» **About this exercise**
Print the line that has "Let G = ⟨c | c²²=e⟩. What is (c¹³)(c²¹)?" in it, then every remaining line of the data, exactly and without anything extra.

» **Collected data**

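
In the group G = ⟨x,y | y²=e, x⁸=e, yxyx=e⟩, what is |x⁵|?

Compute successive powers until reaching e:
  (x⁵)¹ = x⁵, (x⁵)² = x², (x⁵)³ = x⁷, (x⁵)⁴ = x⁴, (x⁵)⁵ = x, (x⁵)⁶ = x⁶, (x⁵)⁷ = x³, (x⁵)⁸ = e.
The smallest positive k with (x⁵)ᵏ = e is 8.

Answer: 8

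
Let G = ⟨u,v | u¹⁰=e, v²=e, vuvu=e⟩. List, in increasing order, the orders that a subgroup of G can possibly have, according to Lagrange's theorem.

|G| = 20 = 2² · 5. By Lagrange's theorem the order of any subgroup divides 20; the divisors of 20 are 1, 2, 4, 5, 10, 20.

Answer: 1, 2, 4, 5, 10, 20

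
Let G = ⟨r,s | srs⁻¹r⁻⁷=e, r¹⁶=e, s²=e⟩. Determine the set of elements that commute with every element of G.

An element z ∈ Z(G) iff z commutes with every generator.
For example r⁸ is central: (r⁸)·r = r⁹ = r·(r⁸); (r⁸)·s = r⁸s = s·(r⁸).
Whereas r ∉ Z(G) since r·s = rs ≠ r⁷s = s·r.
Checking each of the 32 elements this way gives Z(G) = {e, r⁸}, of order 2.

Answer: {e, r⁸}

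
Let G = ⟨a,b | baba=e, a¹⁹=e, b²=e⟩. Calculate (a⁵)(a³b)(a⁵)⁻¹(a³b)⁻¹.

[(a⁵), (a³b)] = (a⁵)·(a³b)·(a⁵)⁻¹·(a³b)⁻¹.
  (a⁵) · (a³b) = a⁸b
  (a⁸b) · (a¹⁴) = a¹³b
  (a¹³b) · (a³b) = a¹⁰

Answer: a¹⁰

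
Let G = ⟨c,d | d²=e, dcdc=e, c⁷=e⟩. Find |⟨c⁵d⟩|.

|⟨c⁵d⟩| equals the order of c⁵d. Compute successive powers until reaching e:
  (c⁵d)¹ = c⁵d, (c⁵d)² = e.
The smallest positive k with (c⁵d)ᵏ = e is 2, so |⟨c⁵d⟩| = 2.

Answer: 2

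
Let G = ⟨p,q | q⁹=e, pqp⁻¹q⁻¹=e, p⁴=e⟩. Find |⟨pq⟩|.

|⟨pq⟩| equals the order of pq. Compute successive powers until reaching e:
  (pq)¹ = pq, (pq)² = p²q², (pq)³ = p³q³, (pq)⁴ = q⁴, (pq)⁵ = pq⁵, (pq)⁶ = p²q⁶, (pq)⁷ = p³q⁷, (pq)⁸ = q⁸, (pq)⁹ = p, (pq)¹⁰ = p²q, (pq)¹¹ = p³q², (pq)¹² = q³, (pq)¹³ = pq⁴, (pq)¹⁴ = p²q⁵, (pq)¹⁵ = p³q⁶, (pq)¹⁶ = q⁷, (pq)¹⁷ = pq⁸, (pq)¹⁸ = p², (pq)¹⁹ = p³q, (pq)²⁰ = q², (pq)²¹ = pq³, (pq)²² = p²q⁴, (pq)²³ = p³q⁵, (pq)²⁴ = q⁶, (pq)²⁵ = pq⁷, (pq)²⁶ = p²q⁸, (pq)²⁷ = p³, (pq)²⁸ = q, (pq)²⁹ = pq², (pq)³⁰ = p²q³, (pq)³¹ = p³q⁴, (pq)³² = q⁵, (pq)³³ = pq⁶, (pq)³⁴ = p²q⁷, (pq)³⁵ = p³q⁸, (pq)³⁶ = e.
The smallest positive k with (pq)ᵏ = e is 36, so |⟨pq⟩| = 36.

Answer: 36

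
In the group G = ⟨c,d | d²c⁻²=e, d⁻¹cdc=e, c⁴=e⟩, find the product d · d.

Compute d · d by multiplying left to right and reducing via the relations at each step:
  d · d = c²

Answer: c²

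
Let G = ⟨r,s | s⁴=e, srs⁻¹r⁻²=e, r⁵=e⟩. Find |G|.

Enumerate words in the generators, reducing via the relations: the distinct elements are
  {e, r, s, rs, r², r³, r⁴, s², s³, rs², rs³, r²s, r³s, r⁴s, r²s², r²s³, r³s², r³s³, r⁴s², r⁴s³}.
No further products give new elements, so |G| = 20.

Answer: 20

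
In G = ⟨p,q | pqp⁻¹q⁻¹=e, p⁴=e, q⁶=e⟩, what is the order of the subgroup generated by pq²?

|⟨pq²⟩| equals the order of pq². Compute successive powers until reaching e:
  (pq²)¹ = pq², (pq²)² = p²q⁴, (pq²)³ = p³, (pq²)⁴ = q², (pq²)⁵ = pq⁴, (pq²)⁶ = p², (pq²)⁷ = p³q², (pq²)⁸ = q⁴, (pq²)⁹ = p, (pq²)¹⁰ = p²q², (pq²)¹¹ = p³q⁴, (pq²)¹² = e.
The smallest positive k with (pq²)ᵏ = e is 12, so |⟨pq²⟩| = 12.

Answer: 12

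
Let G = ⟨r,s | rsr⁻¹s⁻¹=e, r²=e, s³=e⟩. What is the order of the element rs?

Compute successive powers until reaching e:
  (rs)¹ = rs, (rs)² = s², (rs)³ = r, (rs)⁴ = s, (rs)⁵ = rs², (rs)⁶ = e.
The smallest positive k with (rs)ᵏ = e is 6.

Answer: 6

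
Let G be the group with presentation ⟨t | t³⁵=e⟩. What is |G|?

G is generated by a single element, so G is cyclic. The relator gives t³⁵ = e and no smaller power is forced to be e, so the 35 powers {e, t, t², t³, t⁴, t⁵, t⁶, t⁷, t⁸, t⁹, t²², t²³, t²¹, t²⁰, t²⁴, t²⁵, t²⁶, t²⁷, t²⁸, t²⁹, t³², t³³, t³¹, t³⁰, t³⁴, t¹², t¹³, t¹¹, t¹⁰, t¹⁴, t¹⁵, t¹⁶, t¹⁷, t¹⁸, t¹⁹} are distinct. Hence |G| = 35.

Answer: 35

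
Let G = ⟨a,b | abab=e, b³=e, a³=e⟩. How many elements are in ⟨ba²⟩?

|⟨ba²⟩| equals the order of ba². Compute successive powers until reaching e:
  (ba²)¹ = ba², (ba²)² = ab², (ba²)³ = e.
The smallest positive k with (ba²)ᵏ = e is 3, so |⟨ba²⟩| = 3.

Answer: 3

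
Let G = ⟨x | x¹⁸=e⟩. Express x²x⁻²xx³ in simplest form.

Multiply left to right, reducing at each step:
  (x²) · x⁻² = e
  e · x = x
  x · x³ = x⁴

Answer: x⁴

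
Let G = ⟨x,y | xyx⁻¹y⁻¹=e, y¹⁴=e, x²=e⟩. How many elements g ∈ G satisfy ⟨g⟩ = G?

⟨g⟩ = G would require ord(g) = |G| = 28, but the maximum element order in G is 14 < 28. So G is not cyclic and no single element generates it: the count is 0.

Answer: 0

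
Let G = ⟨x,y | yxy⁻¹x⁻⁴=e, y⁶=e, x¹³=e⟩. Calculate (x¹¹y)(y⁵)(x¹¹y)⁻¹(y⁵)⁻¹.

[(x¹¹y), (y⁵)] = (x¹¹y)·(y⁵)·(x¹¹y)⁻¹·(y⁵)⁻¹.
  (x¹¹y) · (y⁵) = x¹¹
  (x¹¹) · (x⁷y⁵) = x⁵y⁵
  (x⁵y⁵) · y = x⁵

Answer: x⁵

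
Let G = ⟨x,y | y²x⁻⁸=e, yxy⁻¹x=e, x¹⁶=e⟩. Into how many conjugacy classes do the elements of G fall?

The conjugacy classes (representative and size) are:
  [e] (size 1), [x] (size 2), [x¹⁴] (size 2), [x¹³] (size 2), [x¹²] (size 2), [x⁵] (size 2), [x¹⁰] (size 2), [x⁷] (size 2), [x⁸] (size 1), [y⁻¹] (size 8), [x⁷y⁻¹] (size 8).
Class equation: 1 + 2 + 2 + 2 + 2 + 2 + 2 + 2 + 1 + 8 + 8 = 32 = |G|. So G has 11 conjugacy classes.

Answer: 11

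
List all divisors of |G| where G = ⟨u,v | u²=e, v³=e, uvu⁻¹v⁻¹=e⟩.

|G| = 6 = 2 · 3. By Lagrange's theorem the order of any subgroup divides 6; the divisors of 6 are 1, 2, 3, 6.

Answer: 1, 2, 3, 6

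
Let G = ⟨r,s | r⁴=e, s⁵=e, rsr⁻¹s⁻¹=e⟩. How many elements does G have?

Enumerate words in the generators, reducing via the relations: the distinct elements are
  {e, r, s, rs, r², r³, s², s³, s⁴, rs², rs³, rs⁴, r²s, r³s, r²s², r²s³, r²s⁴, r³s², r³s³, r³s⁴}.
No further products give new elements, so |G| = 20.

Answer: 20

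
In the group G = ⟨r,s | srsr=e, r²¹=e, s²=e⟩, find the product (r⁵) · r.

Compute (r⁵) · r by multiplying left to right and reducing via the relations at each step:
  (r⁵) · r = r⁶

Answer: r⁶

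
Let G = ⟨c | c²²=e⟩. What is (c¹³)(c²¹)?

Compute (c¹³) · (c²¹) by multiplying left to right and reducing via the relations at each step:
  (c¹³) · c²¹ = c¹²

Answer: c¹²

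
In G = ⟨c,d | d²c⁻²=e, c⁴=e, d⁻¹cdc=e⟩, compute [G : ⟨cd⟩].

First find ord(cd) by computing successive powers:
  (cd)¹ = cd, (cd)² = c², (cd)³ = cd⁻¹, (cd)⁴ = e.
So |⟨cd⟩| = ord(cd) = 4. With |G| = 8, by Lagrange [G : ⟨cd⟩] = 8/4 = 2.

Answer: 2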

» **Solution to the exercise**
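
Let G = ⟨c | c²²=e⟩. What is (c¹³)(c²¹)?

Compute (c¹³) · (c²¹) by multiplying left to right and reducing via the relations at each step:
  (c¹³) · c²¹ = c¹²

Answer: c¹²

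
In G = ⟨c,d | d²c⁻²=e, c⁴=e, d⁻¹cdc=e⟩, compute [G : ⟨cd⟩].

First find ord(cd) by computing successive powers:
  (cd)¹ = cd, (cd)² = c², (cd)³ = cd⁻¹, (cd)⁴ = e.
So |⟨cd⟩| = ord(cd) = 4. With |G| = 8, by Lagrange [G : ⟨cd⟩] = 8/4 = 2.

Answer: 2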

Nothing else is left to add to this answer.